Saved data entries
########
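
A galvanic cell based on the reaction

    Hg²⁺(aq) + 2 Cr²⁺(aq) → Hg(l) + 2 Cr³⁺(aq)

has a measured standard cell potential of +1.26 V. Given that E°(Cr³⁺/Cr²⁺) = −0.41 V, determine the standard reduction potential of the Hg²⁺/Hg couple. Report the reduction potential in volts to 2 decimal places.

+0.85 V

In the reaction as written the Hg²⁺/Hg couple is reduced (cathode) and Cr³⁺/Cr²⁺ is oxidized (anode), so E°cell = E°(Hg²⁺/Hg) − E°(Cr³⁺/Cr²⁺).
E°(Hg²⁺/Hg) = E°cell + E°(anode) = +1.26 + (−0.41) = +0.85 V.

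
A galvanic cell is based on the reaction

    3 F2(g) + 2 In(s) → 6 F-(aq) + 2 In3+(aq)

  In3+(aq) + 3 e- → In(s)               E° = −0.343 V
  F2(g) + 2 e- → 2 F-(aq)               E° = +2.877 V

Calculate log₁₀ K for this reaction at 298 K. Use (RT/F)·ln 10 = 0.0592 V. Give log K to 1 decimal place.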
########
What the exercise asks:
Once you find the line containing "3 F2(g) + 2 In(s) → 6 F-(aq) + 2 In3+(aq)", copy it and every line after it through the end of the records, exactly and nothing else.

Answer for this exercise:
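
    3 F2(g) + 2 In(s) → 6 F-(aq) + 2 In3+(aq)

  In3+(aq) + 3 e- → In(s)               E° = −0.343 V
  F2(g) + 2 e- → 2 F-(aq)               E° = +2.877 V

Calculate log₁₀ K for this reaction at 298 K. Use (RT/F)·ln 10 = 0.0592 V. Give log K to 1 decimal place.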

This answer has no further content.